**EXERCISE:** Start at the line with "[B] y = 1 | R0 = y | R1 = x" in the records below, stop at the line with "T1.R0=1 T1.R1=2", and return every line in that span exactly, the two end lines included.

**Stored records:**
================================

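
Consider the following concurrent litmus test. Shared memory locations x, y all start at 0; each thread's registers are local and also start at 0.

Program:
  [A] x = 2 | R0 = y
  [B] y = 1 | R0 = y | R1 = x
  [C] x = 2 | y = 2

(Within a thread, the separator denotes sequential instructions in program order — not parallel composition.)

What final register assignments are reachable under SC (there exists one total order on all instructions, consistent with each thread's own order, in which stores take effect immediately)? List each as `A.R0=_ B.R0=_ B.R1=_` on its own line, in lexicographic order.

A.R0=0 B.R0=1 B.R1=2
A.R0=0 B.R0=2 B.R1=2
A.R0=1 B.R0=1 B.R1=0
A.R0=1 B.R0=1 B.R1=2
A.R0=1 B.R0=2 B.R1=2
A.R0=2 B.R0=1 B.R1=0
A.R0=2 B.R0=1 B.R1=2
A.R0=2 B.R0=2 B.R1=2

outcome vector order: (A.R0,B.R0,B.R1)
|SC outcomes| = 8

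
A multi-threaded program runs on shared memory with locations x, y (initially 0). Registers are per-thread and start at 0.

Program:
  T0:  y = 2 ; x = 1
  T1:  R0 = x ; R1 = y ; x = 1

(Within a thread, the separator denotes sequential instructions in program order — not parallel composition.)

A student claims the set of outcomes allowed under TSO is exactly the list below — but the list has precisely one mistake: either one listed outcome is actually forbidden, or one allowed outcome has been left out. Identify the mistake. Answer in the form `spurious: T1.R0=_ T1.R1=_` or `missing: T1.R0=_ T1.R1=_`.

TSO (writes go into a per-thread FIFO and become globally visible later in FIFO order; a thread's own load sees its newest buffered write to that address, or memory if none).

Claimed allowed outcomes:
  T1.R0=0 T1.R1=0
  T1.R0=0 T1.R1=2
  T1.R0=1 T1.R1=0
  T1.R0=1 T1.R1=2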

================================

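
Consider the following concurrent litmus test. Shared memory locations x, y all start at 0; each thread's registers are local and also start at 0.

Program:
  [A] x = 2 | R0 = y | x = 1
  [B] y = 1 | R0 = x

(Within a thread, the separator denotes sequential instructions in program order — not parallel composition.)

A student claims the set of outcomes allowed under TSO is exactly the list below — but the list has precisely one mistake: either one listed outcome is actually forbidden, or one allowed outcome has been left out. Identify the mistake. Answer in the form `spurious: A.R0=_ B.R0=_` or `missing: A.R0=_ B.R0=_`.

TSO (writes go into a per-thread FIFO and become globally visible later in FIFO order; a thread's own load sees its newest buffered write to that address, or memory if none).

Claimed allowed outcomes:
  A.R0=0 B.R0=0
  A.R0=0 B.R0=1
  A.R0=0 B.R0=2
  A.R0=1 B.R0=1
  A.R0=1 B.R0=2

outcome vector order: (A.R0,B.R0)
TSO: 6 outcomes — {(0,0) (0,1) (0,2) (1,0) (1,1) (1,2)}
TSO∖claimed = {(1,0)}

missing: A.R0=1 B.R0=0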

================================

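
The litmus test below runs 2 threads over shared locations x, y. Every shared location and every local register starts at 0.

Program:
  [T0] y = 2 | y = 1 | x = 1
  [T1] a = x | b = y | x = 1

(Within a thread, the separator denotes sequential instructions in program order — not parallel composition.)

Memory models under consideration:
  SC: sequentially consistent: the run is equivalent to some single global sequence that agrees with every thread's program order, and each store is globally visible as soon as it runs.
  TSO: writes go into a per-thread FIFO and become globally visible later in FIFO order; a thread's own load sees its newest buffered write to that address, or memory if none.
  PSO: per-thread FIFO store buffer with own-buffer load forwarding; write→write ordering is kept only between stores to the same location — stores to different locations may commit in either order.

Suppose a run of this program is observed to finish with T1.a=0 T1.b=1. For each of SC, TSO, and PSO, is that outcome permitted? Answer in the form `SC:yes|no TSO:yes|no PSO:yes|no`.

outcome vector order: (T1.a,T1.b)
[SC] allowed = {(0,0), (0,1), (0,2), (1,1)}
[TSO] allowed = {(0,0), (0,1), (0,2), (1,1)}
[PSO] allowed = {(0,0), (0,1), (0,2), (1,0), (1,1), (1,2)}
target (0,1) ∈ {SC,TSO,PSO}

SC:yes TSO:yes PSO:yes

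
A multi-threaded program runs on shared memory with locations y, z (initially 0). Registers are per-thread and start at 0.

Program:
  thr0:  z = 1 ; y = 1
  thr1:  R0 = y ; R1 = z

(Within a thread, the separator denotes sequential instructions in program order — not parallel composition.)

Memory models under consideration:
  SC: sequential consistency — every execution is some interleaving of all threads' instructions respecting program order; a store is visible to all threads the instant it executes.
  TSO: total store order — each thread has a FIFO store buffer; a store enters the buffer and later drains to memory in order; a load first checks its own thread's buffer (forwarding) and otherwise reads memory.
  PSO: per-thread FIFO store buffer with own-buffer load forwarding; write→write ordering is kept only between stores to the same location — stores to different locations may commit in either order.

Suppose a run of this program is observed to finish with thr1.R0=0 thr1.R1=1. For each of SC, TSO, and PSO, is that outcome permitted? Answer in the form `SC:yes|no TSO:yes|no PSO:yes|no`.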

================================

**TASK OUTPUT:**
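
  [B] y = 1 | R0 = y | R1 = x
  [C] x = 2 | y = 2

(Within a thread, the separator denotes sequential instructions in program order — not parallel composition.)

What final register assignments are reachable under SC (there exists one total order on all instructions, consistent with each thread's own order, in which stores take effect immediately)? List each as `A.R0=_ B.R0=_ B.R1=_` on its own line, in lexicographic order.

A.R0=0 B.R0=1 B.R1=2
A.R0=0 B.R0=2 B.R1=2
A.R0=1 B.R0=1 B.R1=0
A.R0=1 B.R0=1 B.R1=2
A.R0=1 B.R0=2 B.R1=2
A.R0=2 B.R0=1 B.R1=0
A.R0=2 B.R0=1 B.R1=2
A.R0=2 B.R0=2 B.R1=2

outcome vector order: (A.R0,B.R0,B.R1)
|SC outcomes| = 8

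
A multi-threaded program runs on shared memory with locations x, y (initially 0). Registers are per-thread and start at 0.

Program:
  T0:  y = 2 ; x = 1
  T1:  R0 = x ; R1 = y ; x = 1

(Within a thread, the separator denotes sequential instructions in program order — not parallel composition.)

A student claims the set of outcomes allowed under TSO is exactly the list below — but the list has precisely one mistake: either one listed outcome is actually forbidden, or one allowed outcome has been left out. Identify the mistake. Answer in the form `spurious: T1.R0=_ T1.R1=_` or `missing: T1.R0=_ T1.R1=_`.

TSO (writes go into a per-thread FIFO and become globally visible later in FIFO order; a thread's own load sees its newest buffered write to that address, or memory if none).

Claimed allowed outcomes:
  T1.R0=0 T1.R1=0
  T1.R0=0 T1.R1=2
  T1.R0=1 T1.R1=0
  T1.R0=1 T1.R1=2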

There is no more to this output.